[Data provided Boundary: Start]
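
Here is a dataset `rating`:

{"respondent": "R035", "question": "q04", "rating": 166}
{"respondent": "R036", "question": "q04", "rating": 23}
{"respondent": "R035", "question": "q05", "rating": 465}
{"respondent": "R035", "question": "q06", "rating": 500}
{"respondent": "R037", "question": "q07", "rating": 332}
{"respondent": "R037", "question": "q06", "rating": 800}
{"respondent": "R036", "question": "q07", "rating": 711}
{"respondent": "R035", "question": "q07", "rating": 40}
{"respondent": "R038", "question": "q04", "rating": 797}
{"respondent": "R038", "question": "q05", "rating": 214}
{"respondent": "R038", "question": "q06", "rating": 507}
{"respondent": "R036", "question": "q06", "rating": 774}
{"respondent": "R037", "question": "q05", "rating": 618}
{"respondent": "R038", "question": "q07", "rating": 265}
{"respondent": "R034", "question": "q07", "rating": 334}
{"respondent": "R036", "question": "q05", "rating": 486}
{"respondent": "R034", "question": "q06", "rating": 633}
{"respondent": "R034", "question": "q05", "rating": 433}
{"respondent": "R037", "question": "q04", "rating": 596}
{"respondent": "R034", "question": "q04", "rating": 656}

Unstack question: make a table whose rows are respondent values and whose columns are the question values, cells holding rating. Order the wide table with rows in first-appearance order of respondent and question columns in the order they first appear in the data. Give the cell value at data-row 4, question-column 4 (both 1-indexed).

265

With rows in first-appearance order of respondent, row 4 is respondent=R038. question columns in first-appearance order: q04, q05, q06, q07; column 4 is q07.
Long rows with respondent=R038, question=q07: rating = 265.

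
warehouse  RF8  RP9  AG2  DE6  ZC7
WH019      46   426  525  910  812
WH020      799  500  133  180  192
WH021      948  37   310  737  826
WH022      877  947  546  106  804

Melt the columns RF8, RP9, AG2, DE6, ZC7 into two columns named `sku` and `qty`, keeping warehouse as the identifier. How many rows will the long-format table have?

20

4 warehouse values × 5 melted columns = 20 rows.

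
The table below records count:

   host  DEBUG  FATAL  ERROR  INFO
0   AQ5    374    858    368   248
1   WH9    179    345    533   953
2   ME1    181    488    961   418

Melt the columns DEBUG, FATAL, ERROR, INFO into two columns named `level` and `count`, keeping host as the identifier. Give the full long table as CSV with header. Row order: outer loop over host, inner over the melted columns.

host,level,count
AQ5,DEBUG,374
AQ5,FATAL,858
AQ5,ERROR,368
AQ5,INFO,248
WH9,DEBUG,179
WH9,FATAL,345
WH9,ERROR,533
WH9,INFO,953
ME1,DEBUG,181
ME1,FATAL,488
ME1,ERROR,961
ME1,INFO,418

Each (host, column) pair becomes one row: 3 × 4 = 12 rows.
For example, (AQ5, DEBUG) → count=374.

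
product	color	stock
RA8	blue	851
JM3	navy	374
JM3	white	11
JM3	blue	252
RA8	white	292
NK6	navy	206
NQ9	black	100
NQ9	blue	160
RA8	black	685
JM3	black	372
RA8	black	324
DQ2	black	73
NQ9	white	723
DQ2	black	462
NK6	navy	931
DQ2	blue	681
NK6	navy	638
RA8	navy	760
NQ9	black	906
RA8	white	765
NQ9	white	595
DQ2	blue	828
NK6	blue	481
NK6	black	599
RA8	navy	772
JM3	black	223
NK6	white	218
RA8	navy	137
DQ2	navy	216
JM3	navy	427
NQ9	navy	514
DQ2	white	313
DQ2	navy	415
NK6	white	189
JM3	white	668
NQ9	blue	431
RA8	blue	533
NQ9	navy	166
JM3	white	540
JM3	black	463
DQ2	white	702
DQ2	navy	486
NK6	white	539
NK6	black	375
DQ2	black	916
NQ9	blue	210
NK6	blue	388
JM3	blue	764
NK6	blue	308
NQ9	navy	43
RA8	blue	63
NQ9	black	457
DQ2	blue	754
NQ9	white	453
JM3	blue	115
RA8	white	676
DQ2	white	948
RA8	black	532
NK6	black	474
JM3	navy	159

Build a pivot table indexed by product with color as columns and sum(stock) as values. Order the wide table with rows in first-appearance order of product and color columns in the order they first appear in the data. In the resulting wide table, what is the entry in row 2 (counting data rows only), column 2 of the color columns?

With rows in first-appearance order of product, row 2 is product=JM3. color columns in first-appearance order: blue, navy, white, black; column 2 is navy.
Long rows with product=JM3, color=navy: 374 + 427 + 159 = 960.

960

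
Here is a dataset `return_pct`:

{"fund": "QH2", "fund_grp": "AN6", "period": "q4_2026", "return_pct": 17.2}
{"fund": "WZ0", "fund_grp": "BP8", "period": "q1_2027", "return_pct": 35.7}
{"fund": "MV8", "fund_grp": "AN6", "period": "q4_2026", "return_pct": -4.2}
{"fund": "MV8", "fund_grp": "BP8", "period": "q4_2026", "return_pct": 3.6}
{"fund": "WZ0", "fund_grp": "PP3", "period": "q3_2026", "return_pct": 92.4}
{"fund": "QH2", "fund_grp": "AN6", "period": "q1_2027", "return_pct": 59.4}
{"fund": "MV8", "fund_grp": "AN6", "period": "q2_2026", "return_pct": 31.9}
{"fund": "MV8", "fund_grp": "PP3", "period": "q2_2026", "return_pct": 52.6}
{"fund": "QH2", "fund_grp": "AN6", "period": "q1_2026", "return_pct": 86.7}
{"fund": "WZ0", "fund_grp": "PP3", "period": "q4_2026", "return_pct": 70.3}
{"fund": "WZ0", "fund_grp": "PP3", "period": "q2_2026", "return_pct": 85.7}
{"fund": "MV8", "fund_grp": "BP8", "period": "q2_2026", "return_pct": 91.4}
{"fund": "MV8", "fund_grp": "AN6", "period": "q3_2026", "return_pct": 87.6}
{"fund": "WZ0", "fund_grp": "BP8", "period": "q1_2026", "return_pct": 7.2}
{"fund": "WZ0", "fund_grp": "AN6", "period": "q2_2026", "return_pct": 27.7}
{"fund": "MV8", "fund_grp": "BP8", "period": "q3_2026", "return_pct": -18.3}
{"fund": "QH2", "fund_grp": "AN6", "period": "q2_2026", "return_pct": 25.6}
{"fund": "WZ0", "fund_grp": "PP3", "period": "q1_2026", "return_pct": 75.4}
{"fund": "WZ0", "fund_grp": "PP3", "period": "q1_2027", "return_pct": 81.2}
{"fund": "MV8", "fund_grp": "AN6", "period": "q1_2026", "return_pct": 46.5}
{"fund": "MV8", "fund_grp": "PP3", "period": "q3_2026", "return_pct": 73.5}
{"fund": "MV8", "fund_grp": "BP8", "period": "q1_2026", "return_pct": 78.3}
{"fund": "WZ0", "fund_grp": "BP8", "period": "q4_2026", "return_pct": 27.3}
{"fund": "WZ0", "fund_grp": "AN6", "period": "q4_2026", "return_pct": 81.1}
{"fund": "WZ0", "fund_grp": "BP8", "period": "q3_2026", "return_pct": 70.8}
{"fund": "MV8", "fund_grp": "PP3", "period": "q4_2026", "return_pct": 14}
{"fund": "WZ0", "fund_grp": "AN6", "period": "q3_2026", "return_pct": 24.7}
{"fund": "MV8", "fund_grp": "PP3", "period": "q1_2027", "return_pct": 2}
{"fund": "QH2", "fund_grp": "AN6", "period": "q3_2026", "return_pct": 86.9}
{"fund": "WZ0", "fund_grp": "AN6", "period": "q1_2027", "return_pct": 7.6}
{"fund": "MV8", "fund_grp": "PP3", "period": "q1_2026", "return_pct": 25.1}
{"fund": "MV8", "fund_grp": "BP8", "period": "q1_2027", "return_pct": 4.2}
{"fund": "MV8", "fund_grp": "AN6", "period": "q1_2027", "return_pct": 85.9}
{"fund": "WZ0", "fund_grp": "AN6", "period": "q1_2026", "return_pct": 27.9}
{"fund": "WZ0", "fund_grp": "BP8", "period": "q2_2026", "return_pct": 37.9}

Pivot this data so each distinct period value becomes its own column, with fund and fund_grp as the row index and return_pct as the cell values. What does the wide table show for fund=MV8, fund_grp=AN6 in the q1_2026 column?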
[Data provided Boundary: End]
[Data provided Boundary: Start]
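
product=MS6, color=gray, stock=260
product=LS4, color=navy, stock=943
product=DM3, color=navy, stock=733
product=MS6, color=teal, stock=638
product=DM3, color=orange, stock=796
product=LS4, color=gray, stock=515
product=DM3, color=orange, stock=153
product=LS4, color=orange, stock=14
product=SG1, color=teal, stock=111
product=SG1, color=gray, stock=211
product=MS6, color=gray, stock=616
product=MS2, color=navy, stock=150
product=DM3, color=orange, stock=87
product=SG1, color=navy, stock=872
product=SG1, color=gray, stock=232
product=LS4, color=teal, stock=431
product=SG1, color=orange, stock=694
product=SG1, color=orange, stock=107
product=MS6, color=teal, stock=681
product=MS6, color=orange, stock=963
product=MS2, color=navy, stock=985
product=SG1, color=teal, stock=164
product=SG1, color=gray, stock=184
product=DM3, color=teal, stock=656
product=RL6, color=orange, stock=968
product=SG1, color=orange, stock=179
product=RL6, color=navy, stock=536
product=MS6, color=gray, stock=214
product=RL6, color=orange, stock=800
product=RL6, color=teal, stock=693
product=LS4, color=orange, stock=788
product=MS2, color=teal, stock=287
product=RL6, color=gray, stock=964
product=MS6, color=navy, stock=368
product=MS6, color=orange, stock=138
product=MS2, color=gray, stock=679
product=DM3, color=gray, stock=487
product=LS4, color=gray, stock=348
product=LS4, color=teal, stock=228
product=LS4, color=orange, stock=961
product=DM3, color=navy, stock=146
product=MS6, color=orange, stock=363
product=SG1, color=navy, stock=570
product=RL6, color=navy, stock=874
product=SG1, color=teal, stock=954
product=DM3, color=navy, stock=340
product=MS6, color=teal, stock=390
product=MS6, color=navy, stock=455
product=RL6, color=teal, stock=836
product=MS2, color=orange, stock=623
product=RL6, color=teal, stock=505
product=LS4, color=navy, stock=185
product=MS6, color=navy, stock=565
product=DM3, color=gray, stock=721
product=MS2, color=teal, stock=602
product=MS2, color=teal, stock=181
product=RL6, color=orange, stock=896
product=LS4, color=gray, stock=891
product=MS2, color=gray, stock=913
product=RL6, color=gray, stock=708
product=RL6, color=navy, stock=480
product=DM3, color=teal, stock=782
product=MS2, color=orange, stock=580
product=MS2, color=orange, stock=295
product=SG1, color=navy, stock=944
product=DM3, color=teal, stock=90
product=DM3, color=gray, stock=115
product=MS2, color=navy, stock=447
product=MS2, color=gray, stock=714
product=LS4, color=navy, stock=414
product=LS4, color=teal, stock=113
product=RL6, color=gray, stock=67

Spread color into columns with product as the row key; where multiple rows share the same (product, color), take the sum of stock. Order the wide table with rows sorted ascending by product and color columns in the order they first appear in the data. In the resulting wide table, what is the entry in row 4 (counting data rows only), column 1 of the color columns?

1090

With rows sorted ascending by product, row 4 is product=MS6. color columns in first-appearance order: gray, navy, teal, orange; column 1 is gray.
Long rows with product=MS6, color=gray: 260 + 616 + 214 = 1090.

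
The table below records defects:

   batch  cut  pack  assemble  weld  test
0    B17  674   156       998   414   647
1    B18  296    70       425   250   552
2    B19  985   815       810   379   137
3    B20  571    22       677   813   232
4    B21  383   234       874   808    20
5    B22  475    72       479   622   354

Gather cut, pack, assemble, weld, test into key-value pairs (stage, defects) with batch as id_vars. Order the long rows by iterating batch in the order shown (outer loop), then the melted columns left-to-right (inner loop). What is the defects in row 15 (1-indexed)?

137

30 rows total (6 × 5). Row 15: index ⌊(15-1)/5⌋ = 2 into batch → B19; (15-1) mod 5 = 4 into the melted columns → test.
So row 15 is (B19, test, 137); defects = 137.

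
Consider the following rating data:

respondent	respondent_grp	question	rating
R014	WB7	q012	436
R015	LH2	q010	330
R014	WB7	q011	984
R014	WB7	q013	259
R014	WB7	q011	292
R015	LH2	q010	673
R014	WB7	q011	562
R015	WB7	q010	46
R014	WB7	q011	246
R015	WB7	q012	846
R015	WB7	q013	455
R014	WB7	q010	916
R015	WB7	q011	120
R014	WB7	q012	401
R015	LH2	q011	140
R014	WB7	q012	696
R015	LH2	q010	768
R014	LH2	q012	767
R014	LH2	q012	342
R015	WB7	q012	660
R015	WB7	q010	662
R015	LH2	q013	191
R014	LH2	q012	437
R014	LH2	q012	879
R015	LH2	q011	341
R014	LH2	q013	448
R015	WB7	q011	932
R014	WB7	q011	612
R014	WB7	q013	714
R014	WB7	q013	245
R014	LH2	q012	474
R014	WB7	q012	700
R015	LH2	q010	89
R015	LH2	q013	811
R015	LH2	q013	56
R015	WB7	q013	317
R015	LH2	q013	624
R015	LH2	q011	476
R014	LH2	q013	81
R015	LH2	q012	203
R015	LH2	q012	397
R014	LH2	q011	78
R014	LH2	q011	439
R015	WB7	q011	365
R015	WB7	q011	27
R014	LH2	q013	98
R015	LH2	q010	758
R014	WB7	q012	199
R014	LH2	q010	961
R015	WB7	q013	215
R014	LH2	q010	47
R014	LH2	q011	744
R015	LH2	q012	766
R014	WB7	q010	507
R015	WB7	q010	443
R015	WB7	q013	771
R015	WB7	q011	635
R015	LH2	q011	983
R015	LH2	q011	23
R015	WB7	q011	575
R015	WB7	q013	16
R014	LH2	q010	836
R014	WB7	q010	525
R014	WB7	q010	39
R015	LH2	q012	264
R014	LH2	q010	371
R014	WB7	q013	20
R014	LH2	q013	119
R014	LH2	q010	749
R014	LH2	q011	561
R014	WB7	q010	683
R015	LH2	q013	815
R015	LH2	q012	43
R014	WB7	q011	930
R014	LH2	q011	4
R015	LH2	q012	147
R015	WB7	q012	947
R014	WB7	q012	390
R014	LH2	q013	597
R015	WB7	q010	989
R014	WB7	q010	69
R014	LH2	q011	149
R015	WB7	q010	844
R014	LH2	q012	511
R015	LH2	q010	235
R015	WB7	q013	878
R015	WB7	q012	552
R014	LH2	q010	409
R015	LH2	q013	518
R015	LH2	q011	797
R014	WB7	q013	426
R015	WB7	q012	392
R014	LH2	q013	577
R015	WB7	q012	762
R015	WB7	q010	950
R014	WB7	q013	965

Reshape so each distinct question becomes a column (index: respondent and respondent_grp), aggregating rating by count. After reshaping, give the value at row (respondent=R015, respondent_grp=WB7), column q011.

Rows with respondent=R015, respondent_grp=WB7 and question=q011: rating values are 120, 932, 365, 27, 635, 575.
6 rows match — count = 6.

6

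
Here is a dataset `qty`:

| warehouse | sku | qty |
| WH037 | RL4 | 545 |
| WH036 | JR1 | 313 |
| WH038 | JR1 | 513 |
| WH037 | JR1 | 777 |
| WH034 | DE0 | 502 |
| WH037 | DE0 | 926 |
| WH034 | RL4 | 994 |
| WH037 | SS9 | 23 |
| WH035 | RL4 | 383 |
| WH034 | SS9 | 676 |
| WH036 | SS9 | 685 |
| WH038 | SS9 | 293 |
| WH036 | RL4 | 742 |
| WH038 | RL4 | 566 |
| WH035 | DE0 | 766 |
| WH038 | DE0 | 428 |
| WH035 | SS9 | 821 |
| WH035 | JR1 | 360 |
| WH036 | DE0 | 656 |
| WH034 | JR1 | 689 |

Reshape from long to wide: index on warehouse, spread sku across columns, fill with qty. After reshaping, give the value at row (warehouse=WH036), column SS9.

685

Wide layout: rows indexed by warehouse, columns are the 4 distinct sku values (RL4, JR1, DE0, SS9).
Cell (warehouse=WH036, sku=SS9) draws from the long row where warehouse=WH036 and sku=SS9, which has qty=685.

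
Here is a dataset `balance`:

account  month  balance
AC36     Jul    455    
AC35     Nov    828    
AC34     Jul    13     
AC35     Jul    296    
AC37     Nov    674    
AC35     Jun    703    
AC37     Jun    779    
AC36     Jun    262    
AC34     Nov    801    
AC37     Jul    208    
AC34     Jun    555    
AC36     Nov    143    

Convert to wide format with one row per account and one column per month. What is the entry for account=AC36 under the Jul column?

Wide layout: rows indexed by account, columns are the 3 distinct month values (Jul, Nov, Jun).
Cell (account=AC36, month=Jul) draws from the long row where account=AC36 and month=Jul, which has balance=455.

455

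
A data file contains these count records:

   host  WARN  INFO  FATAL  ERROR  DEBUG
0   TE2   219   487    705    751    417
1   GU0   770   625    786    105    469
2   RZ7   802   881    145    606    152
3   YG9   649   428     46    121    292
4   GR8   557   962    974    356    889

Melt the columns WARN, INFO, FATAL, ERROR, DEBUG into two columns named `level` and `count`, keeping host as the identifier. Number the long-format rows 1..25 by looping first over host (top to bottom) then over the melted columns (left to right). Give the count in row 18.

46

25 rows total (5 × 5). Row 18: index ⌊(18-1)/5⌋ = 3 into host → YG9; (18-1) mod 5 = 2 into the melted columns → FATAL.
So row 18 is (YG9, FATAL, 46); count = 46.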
[Data provided Boundary: End]
[Data provided Boundary: Start]
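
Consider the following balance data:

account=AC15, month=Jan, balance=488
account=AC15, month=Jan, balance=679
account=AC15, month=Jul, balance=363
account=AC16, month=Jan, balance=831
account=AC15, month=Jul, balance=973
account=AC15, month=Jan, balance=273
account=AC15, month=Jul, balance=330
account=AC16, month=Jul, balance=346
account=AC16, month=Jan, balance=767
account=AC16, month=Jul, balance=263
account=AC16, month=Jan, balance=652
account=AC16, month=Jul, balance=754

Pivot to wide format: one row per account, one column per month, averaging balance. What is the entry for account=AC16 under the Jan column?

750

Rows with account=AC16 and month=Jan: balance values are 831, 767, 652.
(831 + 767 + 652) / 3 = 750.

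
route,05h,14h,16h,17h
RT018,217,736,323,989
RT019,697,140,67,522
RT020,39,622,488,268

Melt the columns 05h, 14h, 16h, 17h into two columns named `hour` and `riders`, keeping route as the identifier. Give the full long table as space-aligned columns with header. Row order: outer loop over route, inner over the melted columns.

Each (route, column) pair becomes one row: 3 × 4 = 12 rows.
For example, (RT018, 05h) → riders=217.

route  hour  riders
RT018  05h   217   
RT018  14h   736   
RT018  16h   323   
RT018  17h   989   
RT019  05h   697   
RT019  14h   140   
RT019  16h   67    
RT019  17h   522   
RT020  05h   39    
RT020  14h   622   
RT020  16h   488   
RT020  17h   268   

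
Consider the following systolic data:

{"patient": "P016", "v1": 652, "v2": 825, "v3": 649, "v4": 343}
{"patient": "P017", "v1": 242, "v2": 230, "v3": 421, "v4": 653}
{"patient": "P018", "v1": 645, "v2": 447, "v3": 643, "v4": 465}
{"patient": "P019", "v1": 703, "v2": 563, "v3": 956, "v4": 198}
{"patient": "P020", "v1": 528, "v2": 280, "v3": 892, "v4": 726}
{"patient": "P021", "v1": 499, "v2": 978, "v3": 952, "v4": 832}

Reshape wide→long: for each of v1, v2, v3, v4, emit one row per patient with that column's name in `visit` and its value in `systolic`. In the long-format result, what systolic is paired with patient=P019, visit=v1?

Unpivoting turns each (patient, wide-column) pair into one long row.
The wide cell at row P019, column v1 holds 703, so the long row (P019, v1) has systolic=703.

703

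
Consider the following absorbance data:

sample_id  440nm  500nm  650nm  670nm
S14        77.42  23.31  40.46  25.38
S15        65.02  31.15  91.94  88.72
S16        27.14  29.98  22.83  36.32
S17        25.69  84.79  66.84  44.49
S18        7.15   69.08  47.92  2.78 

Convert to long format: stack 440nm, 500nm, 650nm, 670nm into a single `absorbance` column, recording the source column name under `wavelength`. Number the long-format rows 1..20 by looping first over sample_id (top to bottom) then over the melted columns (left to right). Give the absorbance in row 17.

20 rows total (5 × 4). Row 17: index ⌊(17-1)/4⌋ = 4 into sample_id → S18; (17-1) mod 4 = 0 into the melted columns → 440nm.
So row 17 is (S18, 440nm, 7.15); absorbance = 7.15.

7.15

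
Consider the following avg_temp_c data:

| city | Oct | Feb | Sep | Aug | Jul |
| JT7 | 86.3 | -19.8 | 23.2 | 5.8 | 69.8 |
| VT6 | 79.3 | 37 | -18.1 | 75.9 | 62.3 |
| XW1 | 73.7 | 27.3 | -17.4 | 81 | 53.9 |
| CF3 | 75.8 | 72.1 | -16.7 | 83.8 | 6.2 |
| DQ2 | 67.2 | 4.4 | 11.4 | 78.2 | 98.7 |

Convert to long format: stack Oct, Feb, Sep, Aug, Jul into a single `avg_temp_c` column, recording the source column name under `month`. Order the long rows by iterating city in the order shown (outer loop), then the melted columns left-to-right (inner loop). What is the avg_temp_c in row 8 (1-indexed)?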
[Data provided Boundary: End]
* [Problem to work on] Once the line with "product=MS6, color=gray, stock=616" is found in the records above, print exactly that line and every line after it through the line with "product=SG1, color=orange, stock=694".

* [Solution]
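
product=MS6, color=gray, stock=616
product=MS2, color=navy, stock=150
product=DM3, color=orange, stock=87
product=SG1, color=navy, stock=872
product=SG1, color=gray, stock=232
product=LS4, color=teal, stock=431
product=SG1, color=orange, stock=694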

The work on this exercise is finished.